Collected data:
····················
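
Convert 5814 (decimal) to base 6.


Divide by 6 repeatedly:
5814 ÷ 6 = 969 remainder 0
969 ÷ 6 = 161 remainder 3
161 ÷ 6 = 26 remainder 5
26 ÷ 6 = 4 remainder 2
4 ÷ 6 = 0 remainder 4
Reading remainders bottom-up:
= 42530


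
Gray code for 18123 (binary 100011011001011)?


Binary: 100011011001011
Gray code: G = B XOR (B >> 1)
B >> 1 = 010001101100101
100011011001011 XOR 010001101100101:
  1 XOR 0 = 1
  0 XOR 1 = 1
  0 XOR 0 = 0
  0 XOR 0 = 0
  1 XOR 0 = 1
  1 XOR 1 = 0
  0 XOR 1 = 1
  1 XOR 0 = 1
  1 XOR 1 = 0
  0 XOR 1 = 1
  0 XOR 0 = 0
  1 XOR 0 = 1
  0 XOR 1 = 1
  1 XOR 0 = 1
  1 XOR 1 = 0
= 110010110101110


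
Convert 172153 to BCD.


Each digit → 4-bit binary:
  1 → 0001
  7 → 0111
  2 → 0010
  1 → 0001
  5 → 0101
  3 → 0011
= 0001 0111 0010 0001 0101 0011


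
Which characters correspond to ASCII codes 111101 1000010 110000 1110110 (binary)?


Codes (binary): 111101 1000010 110000 1110110
Per-code ASCII lookup:
  111101 = 61  (special character) → '='
  1000010 = 66  (range 65-90: uppercase, 66 - 65 = 1) → 'B'
  110000 = 48  (range 48-57: digits, 48 - 48 = 0) → '0'
  1110110 = 118  (range 97-122: lowercase, 118 - 97 = 21) → 'v'
= '=B0v'


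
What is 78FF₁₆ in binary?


Each hex digit → 4 binary bits:
  7 = 0111
  8 = 1000
  F = 1111
  F = 1111
Concatenate: 0111 1000 1111 1111
= 0111100011111111


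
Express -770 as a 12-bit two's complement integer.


Original: 001100000010
Step 1 - Invert all bits: 110011111101
Step 2 - Add 1: 110011111101 + 1
= 110011111110 (represents -770)


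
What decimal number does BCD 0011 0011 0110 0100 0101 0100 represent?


Each 4-bit group → digit:
  0011 → 3
  0011 → 3
  0110 → 6
  0100 → 4
  0101 → 5
  0100 → 4
= 336454


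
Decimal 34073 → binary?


Divide by 2 repeatedly:
34073 ÷ 2 = 17036 remainder 1
17036 ÷ 2 = 8518 remainder 0
8518 ÷ 2 = 4259 remainder 0
4259 ÷ 2 = 2129 remainder 1
2129 ÷ 2 = 1064 remainder 1
1064 ÷ 2 = 532 remainder 0
532 ÷ 2 = 266 remainder 0
266 ÷ 2 = 133 remainder 0
133 ÷ 2 = 66 remainder 1
66 ÷ 2 = 33 remainder 0
33 ÷ 2 = 16 remainder 1
16 ÷ 2 = 8 remainder 0
8 ÷ 2 = 4 remainder 0
4 ÷ 2 = 2 remainder 0
2 ÷ 2 = 1 remainder 0
1 ÷ 2 = 0 remainder 1
Reading remainders bottom-up:
= 1000010100011001


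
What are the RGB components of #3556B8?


Hex: #3556B8
R = 35₁₆ = 53
G = 56₁₆ = 86
B = B8₁₆ = 184
= RGB(53, 86, 184)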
····················
» **WHAT TO DO**
Starting at the first line and ending at the last, retype the entries above.

» **COMPLETED TASK**
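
Convert 5814 (decimal) to base 6.


Divide by 6 repeatedly:
5814 ÷ 6 = 969 remainder 0
969 ÷ 6 = 161 remainder 3
161 ÷ 6 = 26 remainder 5
26 ÷ 6 = 4 remainder 2
4 ÷ 6 = 0 remainder 4
Reading remainders bottom-up:
= 42530


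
Gray code for 18123 (binary 100011011001011)?


Binary: 100011011001011
Gray code: G = B XOR (B >> 1)
B >> 1 = 010001101100101
100011011001011 XOR 010001101100101:
  1 XOR 0 = 1
  0 XOR 1 = 1
  0 XOR 0 = 0
  0 XOR 0 = 0
  1 XOR 0 = 1
  1 XOR 1 = 0
  0 XOR 1 = 1
  1 XOR 0 = 1
  1 XOR 1 = 0
  0 XOR 1 = 1
  0 XOR 0 = 0
  1 XOR 0 = 1
  0 XOR 1 = 1
  1 XOR 0 = 1
  1 XOR 1 = 0
= 110010110101110


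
Convert 172153 to BCD.


Each digit → 4-bit binary:
  1 → 0001
  7 → 0111
  2 → 0010
  1 → 0001
  5 → 0101
  3 → 0011
= 0001 0111 0010 0001 0101 0011


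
Which characters correspond to ASCII codes 111101 1000010 110000 1110110 (binary)?


Codes (binary): 111101 1000010 110000 1110110
Per-code ASCII lookup:
  111101 = 61  (special character) → '='
  1000010 = 66  (range 65-90: uppercase, 66 - 65 = 1) → 'B'
  110000 = 48  (range 48-57: digits, 48 - 48 = 0) → '0'
  1110110 = 118  (range 97-122: lowercase, 118 - 97 = 21) → 'v'
= '=B0v'


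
What is 78FF₁₆ in binary?


Each hex digit → 4 binary bits:
  7 = 0111
  8 = 1000
  F = 1111
  F = 1111
Concatenate: 0111 1000 1111 1111
= 0111100011111111


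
Express -770 as a 12-bit two's complement integer.


Original: 001100000010
Step 1 - Invert all bits: 110011111101
Step 2 - Add 1: 110011111101 + 1
= 110011111110 (represents -770)


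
What decimal number does BCD 0011 0011 0110 0100 0101 0100 represent?


Each 4-bit group → digit:
  0011 → 3
  0011 → 3
  0110 → 6
  0100 → 4
  0101 → 5
  0100 → 4
= 336454


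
Decimal 34073 → binary?


Divide by 2 repeatedly:
34073 ÷ 2 = 17036 remainder 1
17036 ÷ 2 = 8518 remainder 0
8518 ÷ 2 = 4259 remainder 0
4259 ÷ 2 = 2129 remainder 1
2129 ÷ 2 = 1064 remainder 1
1064 ÷ 2 = 532 remainder 0
532 ÷ 2 = 266 remainder 0
266 ÷ 2 = 133 remainder 0
133 ÷ 2 = 66 remainder 1
66 ÷ 2 = 33 remainder 0
33 ÷ 2 = 16 remainder 1
16 ÷ 2 = 8 remainder 0
8 ÷ 2 = 4 remainder 0
4 ÷ 2 = 2 remainder 0
2 ÷ 2 = 1 remainder 0
1 ÷ 2 = 0 remainder 1
Reading remainders bottom-up:
= 1000010100011001


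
What are the RGB components of #3556B8?


Hex: #3556B8
R = 35₁₆ = 53
G = 56₁₆ = 86
B = B8₁₆ = 184
= RGB(53, 86, 184)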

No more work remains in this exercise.